▶ **WORK INSTRUCTIONS**: Below are the records. Retype exactly the lines between the lines holding "the plan pays" and "A health policy", inclusive.

(DATA EXTRACTS)

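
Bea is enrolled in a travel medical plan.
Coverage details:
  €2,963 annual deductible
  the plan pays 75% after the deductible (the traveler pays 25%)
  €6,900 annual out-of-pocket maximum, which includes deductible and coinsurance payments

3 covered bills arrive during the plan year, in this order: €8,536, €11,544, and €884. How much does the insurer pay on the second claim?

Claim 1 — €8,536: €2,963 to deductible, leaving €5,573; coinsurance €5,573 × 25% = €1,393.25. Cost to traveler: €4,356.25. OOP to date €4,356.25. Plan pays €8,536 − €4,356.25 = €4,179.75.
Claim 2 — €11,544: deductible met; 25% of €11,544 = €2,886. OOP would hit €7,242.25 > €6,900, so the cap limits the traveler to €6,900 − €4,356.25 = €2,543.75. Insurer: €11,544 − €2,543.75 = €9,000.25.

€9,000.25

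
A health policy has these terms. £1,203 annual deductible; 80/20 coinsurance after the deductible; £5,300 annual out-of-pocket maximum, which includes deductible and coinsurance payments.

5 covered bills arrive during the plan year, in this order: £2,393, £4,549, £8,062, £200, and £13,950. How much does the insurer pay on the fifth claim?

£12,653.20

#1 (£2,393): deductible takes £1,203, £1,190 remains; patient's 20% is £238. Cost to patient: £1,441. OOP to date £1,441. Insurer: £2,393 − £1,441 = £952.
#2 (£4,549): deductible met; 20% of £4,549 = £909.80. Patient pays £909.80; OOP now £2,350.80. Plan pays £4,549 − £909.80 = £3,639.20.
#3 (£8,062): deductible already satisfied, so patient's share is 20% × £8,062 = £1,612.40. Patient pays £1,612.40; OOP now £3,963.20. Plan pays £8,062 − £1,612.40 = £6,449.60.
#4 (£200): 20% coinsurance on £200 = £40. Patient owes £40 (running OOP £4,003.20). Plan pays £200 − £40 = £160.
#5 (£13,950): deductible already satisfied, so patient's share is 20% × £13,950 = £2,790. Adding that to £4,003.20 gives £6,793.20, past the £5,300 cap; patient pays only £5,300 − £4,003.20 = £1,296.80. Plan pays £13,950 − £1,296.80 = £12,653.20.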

(End DATA EXTRACTS)

▶ **OUTPUT BELOW**:
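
  the plan pays 75% after the deductible (the traveler pays 25%)
  €6,900 annual out-of-pocket maximum, which includes deductible and coinsurance payments

3 covered bills arrive during the plan year, in this order: €8,536, €11,544, and €884. How much does the insurer pay on the second claim?

Claim 1 — €8,536: €2,963 to deductible, leaving €5,573; coinsurance €5,573 × 25% = €1,393.25. Cost to traveler: €4,356.25. OOP to date €4,356.25. Plan pays €8,536 − €4,356.25 = €4,179.75.
Claim 2 — €11,544: deductible met; 25% of €11,544 = €2,886. OOP would hit €7,242.25 > €6,900, so the cap limits the traveler to €6,900 − €4,356.25 = €2,543.75. Insurer: €11,544 − €2,543.75 = €9,000.25.

€9,000.25

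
A health policy has these terms. £1,203 annual deductible; 80/20 coinsurance after the deductible; £5,300 annual out-of-pocket maximum, which includes deductible and coinsurance payments.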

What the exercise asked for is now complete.